Provided records Block Start
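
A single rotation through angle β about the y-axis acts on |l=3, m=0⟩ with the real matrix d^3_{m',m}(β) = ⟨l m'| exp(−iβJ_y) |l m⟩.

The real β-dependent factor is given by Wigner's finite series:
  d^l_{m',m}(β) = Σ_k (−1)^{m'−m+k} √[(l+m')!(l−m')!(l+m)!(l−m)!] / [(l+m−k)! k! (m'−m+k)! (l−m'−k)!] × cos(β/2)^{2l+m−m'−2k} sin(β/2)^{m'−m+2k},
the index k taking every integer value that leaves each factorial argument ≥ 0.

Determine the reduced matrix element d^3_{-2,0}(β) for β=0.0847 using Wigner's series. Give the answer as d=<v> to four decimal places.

d=0.0098

d^3_{-2,0}(β=0.0847) via Wigner's sum:
Half-angle: c=0.999103, s=0.042337. N=√(1·120·6·6)=65.726707
k∈{2,3} keeps every argument non-negative
  k=2: (−1)^0·65.7267/(12)·0.9991^4·0.0423^2 = +0.009782
  k=3: (−1)^1·65.7267/(12)·0.9991^2·0.0423^4 = -0.000018
d^3_{-2,0}(0.0847) = +0.009782 -0.000018 = +0.009765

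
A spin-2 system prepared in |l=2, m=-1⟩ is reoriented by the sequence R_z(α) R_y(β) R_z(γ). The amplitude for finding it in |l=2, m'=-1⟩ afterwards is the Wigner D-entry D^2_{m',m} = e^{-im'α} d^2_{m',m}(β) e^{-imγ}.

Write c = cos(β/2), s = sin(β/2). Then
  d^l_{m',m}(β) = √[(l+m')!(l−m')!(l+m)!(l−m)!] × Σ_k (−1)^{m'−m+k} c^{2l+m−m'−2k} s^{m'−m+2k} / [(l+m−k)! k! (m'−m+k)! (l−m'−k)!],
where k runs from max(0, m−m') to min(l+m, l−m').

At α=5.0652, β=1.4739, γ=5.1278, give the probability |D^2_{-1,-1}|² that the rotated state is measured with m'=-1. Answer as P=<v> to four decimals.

Split into d^2_{-1,-1}(β=1.4739) × two z-phases.
c=cos(1.4739/2)=0.740522, s=sin(1.4739/2)=0.672032; N=√[1·6·1·6]=6.000000
The bounds max(0,m−m')=0 and min(l+m,l−m')=1 give 2 terms
  k=0: (−1)^0·6.0000/(6)·0.7405^4·0.6720^0 = +0.300712
  k=1: (−1)^1·6.0000/(2)·0.7405^2·0.6720^2 = -0.742980
d^2_{-1,-1}(1.4739) = +0.300712 -0.742980 = -0.442268
|D^2_{-1,-1}|² = |d^2_{-1,-1}(β)|² = (-0.442268)² = 0.195601 (the z-rotation phases have unit modulus)

P=0.1956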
Provided records Block End
Your reply should repeat the entries above in full, with every character intact.

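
A single rotation through angle β about the y-axis acts on |l=3, m=0⟩ with the real matrix d^3_{m',m}(β) = ⟨l m'| exp(−iβJ_y) |l m⟩.

The real β-dependent factor is given by Wigner's finite series:
  d^l_{m',m}(β) = Σ_k (−1)^{m'−m+k} √[(l+m')!(l−m')!(l+m)!(l−m)!] / [(l+m−k)! k! (m'−m+k)! (l−m'−k)!] × cos(β/2)^{2l+m−m'−2k} sin(β/2)^{m'−m+2k},
the index k taking every integer value that leaves each factorial argument ≥ 0.

Determine the reduced matrix element d^3_{-2,0}(β) for β=0.0847 using Wigner's series. Give the answer as d=<v> to four decimal places.

d=0.0098

d^3_{-2,0}(β=0.0847) via Wigner's sum:
Half-angle: c=0.999103, s=0.042337. N=√(1·120·6·6)=65.726707
k∈{2,3} keeps every argument non-negative
  k=2: (−1)^0·65.7267/(12)·0.9991^4·0.0423^2 = +0.009782
  k=3: (−1)^1·65.7267/(12)·0.9991^2·0.0423^4 = -0.000018
d^3_{-2,0}(0.0847) = +0.009782 -0.000018 = +0.009765

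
A spin-2 system prepared in |l=2, m=-1⟩ is reoriented by the sequence R_z(α) R_y(β) R_z(γ). The amplitude for finding it in |l=2, m'=-1⟩ afterwards is the Wigner D-entry D^2_{m',m} = e^{-im'α} d^2_{m',m}(β) e^{-imγ}.

Write c = cos(β/2), s = sin(β/2). Then
  d^l_{m',m}(β) = √[(l+m')!(l−m')!(l+m)!(l−m)!] × Σ_k (−1)^{m'−m+k} c^{2l+m−m'−2k} s^{m'−m+2k} / [(l+m−k)! k! (m'−m+k)! (l−m'−k)!],
where k runs from max(0, m−m') to min(l+m, l−m').

At α=5.0652, β=1.4739, γ=5.1278, give the probability |D^2_{-1,-1}|² that the rotated state is measured with m'=-1. Answer as P=<v> to four decimals.

Split into d^2_{-1,-1}(β=1.4739) × two z-phases.
c=cos(1.4739/2)=0.740522, s=sin(1.4739/2)=0.672032; N=√[1·6·1·6]=6.000000
The bounds max(0,m−m')=0 and min(l+m,l−m')=1 give 2 terms
  k=0: (−1)^0·6.0000/(6)·0.7405^4·0.6720^0 = +0.300712
  k=1: (−1)^1·6.0000/(2)·0.7405^2·0.6720^2 = -0.742980
d^2_{-1,-1}(1.4739) = +0.300712 -0.742980 = -0.442268
|D^2_{-1,-1}|² = |d^2_{-1,-1}(β)|² = (-0.442268)² = 0.195601 (the z-rotation phases have unit modulus)

P=0.1956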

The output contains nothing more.